What you will do: Where the records below show a line containing "Four bidders are", start copying; end with the line containing "A group of 4", and copy it too.

Provided records:
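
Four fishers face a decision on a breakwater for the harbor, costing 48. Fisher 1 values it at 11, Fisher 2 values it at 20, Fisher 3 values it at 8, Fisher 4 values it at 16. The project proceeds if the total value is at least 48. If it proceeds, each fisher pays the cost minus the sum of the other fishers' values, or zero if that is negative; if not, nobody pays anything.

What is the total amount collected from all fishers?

27

Total value 55 ≥ cost 48, so it is built.
Fisher 1: others sum to 44; max(0, 48 - 44) = 4.
Fisher 2: others sum to 35; max(0, 48 - 35) = 13.
Fisher 3: others sum to 47; max(0, 48 - 47) = 1.
Fisher 4: others sum to 39; max(0, 48 - 39) = 9.
Total collected = 4 + 13 + 1 + 9 = 27.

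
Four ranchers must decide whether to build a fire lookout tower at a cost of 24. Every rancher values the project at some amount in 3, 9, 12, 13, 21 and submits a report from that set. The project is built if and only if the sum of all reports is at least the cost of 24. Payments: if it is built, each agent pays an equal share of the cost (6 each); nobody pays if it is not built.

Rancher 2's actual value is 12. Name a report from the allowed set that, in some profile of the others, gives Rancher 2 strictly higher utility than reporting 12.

21

Suppose Rancher 1 reports 3, Rancher 3 reports 3 and Rancher 4 reports 3.
Report 12: project not built, utility 0.
Report 21: project built, pays 6, utility 12 - 6 = 6.
So reporting 21 beats truth here (6 > 0).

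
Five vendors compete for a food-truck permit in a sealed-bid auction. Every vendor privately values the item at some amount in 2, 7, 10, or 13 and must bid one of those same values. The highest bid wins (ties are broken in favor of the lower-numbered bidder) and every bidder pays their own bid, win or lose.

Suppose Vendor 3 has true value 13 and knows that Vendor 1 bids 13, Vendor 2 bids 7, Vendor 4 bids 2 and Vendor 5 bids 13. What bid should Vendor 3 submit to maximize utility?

2

Bid 2: loses but pays 2, utility -2.
Bid 7: loses but pays 7, utility -7.
Bid 10: loses but pays 10, utility -10.
Bid 13: loses but pays 13, utility -13.
The best choice is 2 with utility -2.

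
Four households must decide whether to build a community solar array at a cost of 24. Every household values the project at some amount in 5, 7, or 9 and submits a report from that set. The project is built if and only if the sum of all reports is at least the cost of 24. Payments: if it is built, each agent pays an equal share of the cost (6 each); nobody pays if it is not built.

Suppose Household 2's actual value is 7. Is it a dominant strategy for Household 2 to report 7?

No

Consider the case where Household 1 reports 5, Household 3 reports 5 and Household 4 reports 5.
Truthful report 7: project not built, utility 0.
Report 9 instead: project built, pays 6, utility 7 - 6 = 1.
Since 1 > 0, reporting 9 is strictly better here, so truthful reporting is not dominant.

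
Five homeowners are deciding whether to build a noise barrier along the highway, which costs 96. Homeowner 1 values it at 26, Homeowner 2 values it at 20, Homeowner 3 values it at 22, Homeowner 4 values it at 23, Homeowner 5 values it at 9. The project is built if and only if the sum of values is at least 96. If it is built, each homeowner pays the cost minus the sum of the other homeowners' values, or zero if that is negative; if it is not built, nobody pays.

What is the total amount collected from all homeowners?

80

Total value 100 ≥ cost 96, so it is built.
Homeowner 1: others sum to 74; max(0, 96 - 74) = 22.
Homeowner 2: others sum to 80; max(0, 96 - 80) = 16.
Homeowner 3: others sum to 78; max(0, 96 - 78) = 18.
Homeowner 4: others sum to 77; max(0, 96 - 77) = 19.
Homeowner 5: others sum to 91; max(0, 96 - 91) = 5.
Total collected = 22 + 16 + 18 + 19 + 5 = 80.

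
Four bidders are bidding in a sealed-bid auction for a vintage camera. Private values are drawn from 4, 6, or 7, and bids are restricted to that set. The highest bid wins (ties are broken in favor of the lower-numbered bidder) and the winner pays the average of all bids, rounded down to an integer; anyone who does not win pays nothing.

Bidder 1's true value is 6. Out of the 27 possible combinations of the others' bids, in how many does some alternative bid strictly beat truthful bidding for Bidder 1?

3

Others bid (4, 4, 7): truth gives 0; bid 7 gives 1 > 0. Violating.
Others bid (4, 7, 4): truth gives 0; bid 7 gives 1 > 0. Violating.
Others bid (7, 4, 4): truth gives 0; bid 7 gives 1 > 0. Violating.
Others bid (4, 4, 4): truth gives 2; no alternative beats it.
Others bid (4, 4, 6): truth gives 1; no alternative beats it.
(Checking all 27 profiles: 3 have a profitable deviation, 24 do not.)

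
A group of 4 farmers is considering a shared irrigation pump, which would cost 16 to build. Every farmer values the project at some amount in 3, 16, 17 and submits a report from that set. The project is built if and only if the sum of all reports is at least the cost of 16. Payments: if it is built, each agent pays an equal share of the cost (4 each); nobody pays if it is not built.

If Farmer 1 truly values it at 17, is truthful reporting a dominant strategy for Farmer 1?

Yes

Check each profile of the others' reports and compare truth against every alternative report.
Others report (3, 3, 3): truth gives 13, best alternative gives 13.
Others report (3, 3, 16): truth gives 13, best alternative gives 13.
Others report (3, 3, 17): truth gives 13, best alternative gives 13.
Others report (3, 16, 3): truth gives 13, best alternative gives 13.
Others report (3, 16, 16): truth gives 13, best alternative gives 13.
Others report (3, 16, 17): truth gives 13, best alternative gives 13.
(Remaining 21 profiles checked similarly; truth is weakly best in each.)
In every case the truthful report is at least as good as any alternative, so it is a dominant strategy.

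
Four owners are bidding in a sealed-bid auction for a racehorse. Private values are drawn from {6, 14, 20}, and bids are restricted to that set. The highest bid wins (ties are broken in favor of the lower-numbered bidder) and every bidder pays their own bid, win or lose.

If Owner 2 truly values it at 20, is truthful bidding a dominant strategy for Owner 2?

No

Consider the case where Owner 1 bids 6, Owner 3 bids 6 and Owner 4 bids 6.
Truthful bid 20: wins, pays 20, utility 20 - 20 = 0.
Bid 14 instead: wins, pays 14, utility 20 - 14 = 6.
Since 6 > 0, bidding 14 is strictly better here, so truthful bidding is not dominant.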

Completed task:
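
Four bidders are bidding in a sealed-bid auction for a vintage camera. Private values are drawn from 4, 6, or 7, and bids are restricted to that set. The highest bid wins (ties are broken in favor of the lower-numbered bidder) and the winner pays the average of all bids, rounded down to an integer; anyone who does not win pays nothing.

Bidder 1's true value is 6. Out of the 27 possible combinations of the others' bids, in how many does some alternative bid strictly beat truthful bidding for Bidder 1?

3

Others bid (4, 4, 7): truth gives 0; bid 7 gives 1 > 0. Violating.
Others bid (4, 7, 4): truth gives 0; bid 7 gives 1 > 0. Violating.
Others bid (7, 4, 4): truth gives 0; bid 7 gives 1 > 0. Violating.
Others bid (4, 4, 4): truth gives 2; no alternative beats it.
Others bid (4, 4, 6): truth gives 1; no alternative beats it.
(Checking all 27 profiles: 3 have a profitable deviation, 24 do not.)

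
A group of 4 farmers is considering a shared irrigation pump, which would cost 16 to build. Every farmer values the project at some amount in 3, 16, 17 and submits a report from that set. The project is built if and only if the sum of all reports is at least the cost of 16. Payments: if it is built, each agent pays an equal share of the cost (4 each); nobody pays if it is not built.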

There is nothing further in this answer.